* [REQUIREMENT] Go to the line containing "Stress → Age" in the records below and print it and every following line exactly, on through the line containing "Cholesterol → Age", then stop.
(DATA SECTION begins)
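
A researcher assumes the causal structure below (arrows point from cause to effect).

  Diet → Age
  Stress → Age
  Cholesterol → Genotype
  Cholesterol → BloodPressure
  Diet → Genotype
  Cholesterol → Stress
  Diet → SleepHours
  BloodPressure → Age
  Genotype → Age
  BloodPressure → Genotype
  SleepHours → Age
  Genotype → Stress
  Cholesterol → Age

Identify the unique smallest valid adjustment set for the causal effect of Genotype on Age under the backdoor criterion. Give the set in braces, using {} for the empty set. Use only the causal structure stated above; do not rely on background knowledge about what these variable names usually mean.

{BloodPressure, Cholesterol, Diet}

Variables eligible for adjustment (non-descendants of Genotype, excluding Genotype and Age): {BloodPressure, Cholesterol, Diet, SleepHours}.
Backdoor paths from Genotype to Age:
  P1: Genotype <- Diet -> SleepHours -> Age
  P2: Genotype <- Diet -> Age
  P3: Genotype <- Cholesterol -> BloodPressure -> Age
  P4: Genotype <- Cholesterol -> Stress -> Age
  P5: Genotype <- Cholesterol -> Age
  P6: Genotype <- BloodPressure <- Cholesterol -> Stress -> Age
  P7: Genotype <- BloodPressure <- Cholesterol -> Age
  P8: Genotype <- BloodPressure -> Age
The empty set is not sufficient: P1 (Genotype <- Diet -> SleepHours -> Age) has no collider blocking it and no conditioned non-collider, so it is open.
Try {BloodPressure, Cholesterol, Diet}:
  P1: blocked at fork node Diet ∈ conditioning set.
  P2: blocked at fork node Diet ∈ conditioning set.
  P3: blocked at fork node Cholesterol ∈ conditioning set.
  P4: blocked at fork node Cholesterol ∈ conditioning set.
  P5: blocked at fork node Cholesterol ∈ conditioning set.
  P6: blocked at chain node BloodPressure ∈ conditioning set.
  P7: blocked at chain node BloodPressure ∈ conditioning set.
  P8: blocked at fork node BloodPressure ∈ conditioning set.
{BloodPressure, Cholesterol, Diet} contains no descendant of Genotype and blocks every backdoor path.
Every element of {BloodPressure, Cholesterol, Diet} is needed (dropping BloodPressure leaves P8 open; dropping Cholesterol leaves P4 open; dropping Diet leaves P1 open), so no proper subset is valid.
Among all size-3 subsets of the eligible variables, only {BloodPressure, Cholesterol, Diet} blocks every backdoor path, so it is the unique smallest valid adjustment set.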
(DATA SECTION ends)
(DATA SECTION begins)
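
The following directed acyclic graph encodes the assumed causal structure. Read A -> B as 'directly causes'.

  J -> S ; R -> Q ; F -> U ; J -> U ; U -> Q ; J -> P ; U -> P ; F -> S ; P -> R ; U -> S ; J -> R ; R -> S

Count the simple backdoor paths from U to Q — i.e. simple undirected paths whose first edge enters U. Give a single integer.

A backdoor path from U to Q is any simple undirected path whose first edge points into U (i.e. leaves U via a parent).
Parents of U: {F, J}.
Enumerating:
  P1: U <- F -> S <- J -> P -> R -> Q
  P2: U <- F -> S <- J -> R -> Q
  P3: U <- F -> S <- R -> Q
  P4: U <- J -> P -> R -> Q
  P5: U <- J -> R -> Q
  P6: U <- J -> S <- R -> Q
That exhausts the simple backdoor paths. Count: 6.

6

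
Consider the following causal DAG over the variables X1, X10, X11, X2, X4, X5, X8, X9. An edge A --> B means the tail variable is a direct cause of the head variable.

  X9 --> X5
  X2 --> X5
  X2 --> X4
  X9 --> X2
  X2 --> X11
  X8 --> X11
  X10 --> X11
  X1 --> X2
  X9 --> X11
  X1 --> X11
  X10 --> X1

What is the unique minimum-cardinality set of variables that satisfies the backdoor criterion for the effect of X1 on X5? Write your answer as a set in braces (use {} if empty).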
(DATA SECTION ends)
* [ANSWER TO THIS EXERCISE]
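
  Stress → Age
  Cholesterol → Genotype
  Cholesterol → BloodPressure
  Diet → Genotype
  Cholesterol → Stress
  Diet → SleepHours
  BloodPressure → Age
  Genotype → Age
  BloodPressure → Genotype
  SleepHours → Age
  Genotype → Stress
  Cholesterol → Age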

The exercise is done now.